• _Your task_: Beneath this instruction is a listing; print exactly the lines in it starting at the line that contains "How many subfields (including F_359" and going through the line that contains "Compute (a ·".

• _Material for this task_:

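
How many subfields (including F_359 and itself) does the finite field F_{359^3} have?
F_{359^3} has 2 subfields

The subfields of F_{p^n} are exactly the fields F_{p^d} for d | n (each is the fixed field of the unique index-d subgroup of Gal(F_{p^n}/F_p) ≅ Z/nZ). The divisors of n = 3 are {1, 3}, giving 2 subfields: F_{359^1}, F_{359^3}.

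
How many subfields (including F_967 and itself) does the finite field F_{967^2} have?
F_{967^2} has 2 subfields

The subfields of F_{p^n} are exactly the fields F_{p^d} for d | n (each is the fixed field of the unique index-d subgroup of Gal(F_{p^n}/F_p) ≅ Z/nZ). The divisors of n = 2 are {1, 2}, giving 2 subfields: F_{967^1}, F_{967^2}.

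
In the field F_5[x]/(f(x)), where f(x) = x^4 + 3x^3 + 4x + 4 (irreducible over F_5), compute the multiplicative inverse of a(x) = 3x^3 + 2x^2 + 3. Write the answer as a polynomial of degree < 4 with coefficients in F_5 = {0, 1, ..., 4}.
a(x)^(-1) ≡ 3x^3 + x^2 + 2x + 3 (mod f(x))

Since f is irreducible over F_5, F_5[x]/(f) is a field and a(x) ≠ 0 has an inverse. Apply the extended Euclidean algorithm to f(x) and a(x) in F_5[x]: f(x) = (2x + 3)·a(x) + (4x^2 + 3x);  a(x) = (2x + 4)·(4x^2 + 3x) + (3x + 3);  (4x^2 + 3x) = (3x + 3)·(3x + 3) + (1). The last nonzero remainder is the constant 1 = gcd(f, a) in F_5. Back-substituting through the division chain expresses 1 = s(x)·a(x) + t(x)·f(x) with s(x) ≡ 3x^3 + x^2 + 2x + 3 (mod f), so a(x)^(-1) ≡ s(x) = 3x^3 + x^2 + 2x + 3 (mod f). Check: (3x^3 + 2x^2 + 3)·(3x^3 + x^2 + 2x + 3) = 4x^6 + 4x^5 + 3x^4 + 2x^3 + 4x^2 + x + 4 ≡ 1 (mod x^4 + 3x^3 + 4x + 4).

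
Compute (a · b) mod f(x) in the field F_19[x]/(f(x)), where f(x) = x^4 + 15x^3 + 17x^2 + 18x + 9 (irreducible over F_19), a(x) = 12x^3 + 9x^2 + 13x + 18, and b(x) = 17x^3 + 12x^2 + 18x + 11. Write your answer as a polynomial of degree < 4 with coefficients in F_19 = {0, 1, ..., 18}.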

==

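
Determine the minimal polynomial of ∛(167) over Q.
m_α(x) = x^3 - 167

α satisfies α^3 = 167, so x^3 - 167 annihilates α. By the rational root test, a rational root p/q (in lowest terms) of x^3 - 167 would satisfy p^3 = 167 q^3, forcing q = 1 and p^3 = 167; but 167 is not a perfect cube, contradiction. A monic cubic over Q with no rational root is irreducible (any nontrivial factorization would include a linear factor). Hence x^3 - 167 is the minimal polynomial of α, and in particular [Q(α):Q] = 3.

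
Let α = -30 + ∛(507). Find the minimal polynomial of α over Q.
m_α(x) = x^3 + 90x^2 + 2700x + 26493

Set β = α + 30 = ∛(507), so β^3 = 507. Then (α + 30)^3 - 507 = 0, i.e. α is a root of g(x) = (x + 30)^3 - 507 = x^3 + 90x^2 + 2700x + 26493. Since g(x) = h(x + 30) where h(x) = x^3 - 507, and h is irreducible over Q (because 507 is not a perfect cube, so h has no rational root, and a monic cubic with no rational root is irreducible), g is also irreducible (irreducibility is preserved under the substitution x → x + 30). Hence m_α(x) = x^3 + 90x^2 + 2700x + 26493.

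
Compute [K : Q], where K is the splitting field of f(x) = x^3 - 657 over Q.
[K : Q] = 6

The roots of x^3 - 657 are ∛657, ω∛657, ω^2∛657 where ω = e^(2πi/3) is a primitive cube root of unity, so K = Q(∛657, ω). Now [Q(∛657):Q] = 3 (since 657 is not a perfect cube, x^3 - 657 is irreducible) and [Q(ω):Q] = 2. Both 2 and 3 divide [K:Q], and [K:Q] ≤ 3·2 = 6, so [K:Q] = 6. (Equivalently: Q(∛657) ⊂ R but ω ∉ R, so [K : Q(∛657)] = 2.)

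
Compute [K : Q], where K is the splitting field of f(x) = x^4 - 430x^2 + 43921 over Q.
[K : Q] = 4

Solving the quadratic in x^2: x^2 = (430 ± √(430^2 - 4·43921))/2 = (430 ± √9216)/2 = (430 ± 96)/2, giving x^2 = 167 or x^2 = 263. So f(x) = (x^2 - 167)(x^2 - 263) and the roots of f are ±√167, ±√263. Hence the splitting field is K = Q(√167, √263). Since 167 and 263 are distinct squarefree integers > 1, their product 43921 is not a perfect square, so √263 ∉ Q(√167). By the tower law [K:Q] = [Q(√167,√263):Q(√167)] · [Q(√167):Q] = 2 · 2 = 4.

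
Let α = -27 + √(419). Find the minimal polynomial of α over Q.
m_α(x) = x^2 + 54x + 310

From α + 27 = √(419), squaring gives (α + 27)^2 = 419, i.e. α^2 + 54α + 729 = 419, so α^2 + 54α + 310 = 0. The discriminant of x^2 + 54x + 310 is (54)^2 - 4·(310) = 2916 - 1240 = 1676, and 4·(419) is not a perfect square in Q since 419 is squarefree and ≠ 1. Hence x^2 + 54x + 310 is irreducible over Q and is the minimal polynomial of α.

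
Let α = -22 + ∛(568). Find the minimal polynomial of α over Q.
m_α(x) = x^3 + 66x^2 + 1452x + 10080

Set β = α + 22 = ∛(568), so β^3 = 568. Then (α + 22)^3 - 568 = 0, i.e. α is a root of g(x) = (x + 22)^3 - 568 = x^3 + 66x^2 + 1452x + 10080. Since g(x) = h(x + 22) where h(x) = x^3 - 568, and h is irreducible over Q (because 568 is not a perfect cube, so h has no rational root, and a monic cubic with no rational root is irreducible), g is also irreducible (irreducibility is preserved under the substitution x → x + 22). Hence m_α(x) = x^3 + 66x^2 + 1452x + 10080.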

* * *

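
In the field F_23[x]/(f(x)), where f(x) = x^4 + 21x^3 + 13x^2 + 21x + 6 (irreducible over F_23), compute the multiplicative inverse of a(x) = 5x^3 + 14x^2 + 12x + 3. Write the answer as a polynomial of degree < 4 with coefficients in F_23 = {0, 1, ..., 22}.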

• _Written solution_:
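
How many subfields (including F_359 and itself) does the finite field F_{359^3} have?
F_{359^3} has 2 subfields

The subfields of F_{p^n} are exactly the fields F_{p^d} for d | n (each is the fixed field of the unique index-d subgroup of Gal(F_{p^n}/F_p) ≅ Z/nZ). The divisors of n = 3 are {1, 3}, giving 2 subfields: F_{359^1}, F_{359^3}.

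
How many subfields (including F_967 and itself) does the finite field F_{967^2} have?
F_{967^2} has 2 subfields

The subfields of F_{p^n} are exactly the fields F_{p^d} for d | n (each is the fixed field of the unique index-d subgroup of Gal(F_{p^n}/F_p) ≅ Z/nZ). The divisors of n = 2 are {1, 2}, giving 2 subfields: F_{967^1}, F_{967^2}.

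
In the field F_5[x]/(f(x)), where f(x) = x^4 + 3x^3 + 4x + 4 (irreducible over F_5), compute the multiplicative inverse of a(x) = 3x^3 + 2x^2 + 3. Write the answer as a polynomial of degree < 4 with coefficients in F_5 = {0, 1, ..., 4}.
a(x)^(-1) ≡ 3x^3 + x^2 + 2x + 3 (mod f(x))

Since f is irreducible over F_5, F_5[x]/(f) is a field and a(x) ≠ 0 has an inverse. Apply the extended Euclidean algorithm to f(x) and a(x) in F_5[x]: f(x) = (2x + 3)·a(x) + (4x^2 + 3x);  a(x) = (2x + 4)·(4x^2 + 3x) + (3x + 3);  (4x^2 + 3x) = (3x + 3)·(3x + 3) + (1). The last nonzero remainder is the constant 1 = gcd(f, a) in F_5. Back-substituting through the division chain expresses 1 = s(x)·a(x) + t(x)·f(x) with s(x) ≡ 3x^3 + x^2 + 2x + 3 (mod f), so a(x)^(-1) ≡ s(x) = 3x^3 + x^2 + 2x + 3 (mod f). Check: (3x^3 + 2x^2 + 3)·(3x^3 + x^2 + 2x + 3) = 4x^6 + 4x^5 + 3x^4 + 2x^3 + 4x^2 + x + 4 ≡ 1 (mod x^4 + 3x^3 + 4x + 4).

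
Compute (a · b) mod f(x) in the field F_19[x]/(f(x)), where f(x) = x^4 + 15x^3 + 17x^2 + 18x + 9 (irreducible over F_19), a(x) = 12x^3 + 9x^2 + 13x + 18, and b(x) = 17x^3 + 12x^2 + 18x + 11. Write your answer as a polynomial of degree < 4 with coefficients in F_19 = {0, 1, ..., 18}.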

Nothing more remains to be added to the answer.